▶ [YOUR OBJECTIVE]
Set down every entry again, exactly as it appears.
■ ■ ■
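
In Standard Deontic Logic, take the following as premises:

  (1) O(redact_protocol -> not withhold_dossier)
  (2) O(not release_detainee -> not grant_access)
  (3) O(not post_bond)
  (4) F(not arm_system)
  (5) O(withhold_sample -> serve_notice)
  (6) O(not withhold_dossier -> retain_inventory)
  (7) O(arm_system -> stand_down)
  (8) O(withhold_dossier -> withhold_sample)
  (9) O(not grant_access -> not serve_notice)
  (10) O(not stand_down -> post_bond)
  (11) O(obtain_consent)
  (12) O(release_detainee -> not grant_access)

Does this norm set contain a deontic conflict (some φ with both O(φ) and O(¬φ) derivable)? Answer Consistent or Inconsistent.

Premise 10 is O(not stand_down -> post_bond), but O(not stand_down) is not derivable from the premises, so it does not yield O(post_bond).
So O(post_bond) is not derivable, and the apparent clash with O(not post_bond) does not arise.
A world satisfying every obligation exists (e.g. arm_system=true, grant_access=false, obtain_consent=true, post_bond=false, redact_protocol=false, release_detainee=false, retain_inventory=true, serve_notice=false, stand_down=true, withhold_dossier=false, withhold_sample=false); no atom is both obligatory and forbidden, so the set is consistent.

Consistent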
■ ■ ■
▶ [OUTPUT FOR THIS TASK]
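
In Standard Deontic Logic, take the following as premises:

  (1) O(redact_protocol -> not withhold_dossier)
  (2) O(not release_detainee -> not grant_access)
  (3) O(not post_bond)
  (4) F(not arm_system)
  (5) O(withhold_sample -> serve_notice)
  (6) O(not withhold_dossier -> retain_inventory)
  (7) O(arm_system -> stand_down)
  (8) O(withhold_dossier -> withhold_sample)
  (9) O(not grant_access -> not serve_notice)
  (10) O(not stand_down -> post_bond)
  (11) O(obtain_consent)
  (12) O(release_detainee -> not grant_access)

Does this norm set contain a deontic conflict (some φ with both O(φ) and O(¬φ) derivable)? Answer Consistent or Inconsistent.

Premise 10 is O(not stand_down -> post_bond), but O(not stand_down) is not derivable from the premises, so it does not yield O(post_bond).
So O(post_bond) is not derivable, and the apparent clash with O(not post_bond) does not arise.
A world satisfying every obligation exists (e.g. arm_system=true, grant_access=false, obtain_consent=true, post_bond=false, redact_protocol=false, release_detainee=false, retain_inventory=true, serve_notice=false, stand_down=true, withhold_dossier=false, withhold_sample=false); no atom is both obligatory and forbidden, so the set is consistent.

Consistent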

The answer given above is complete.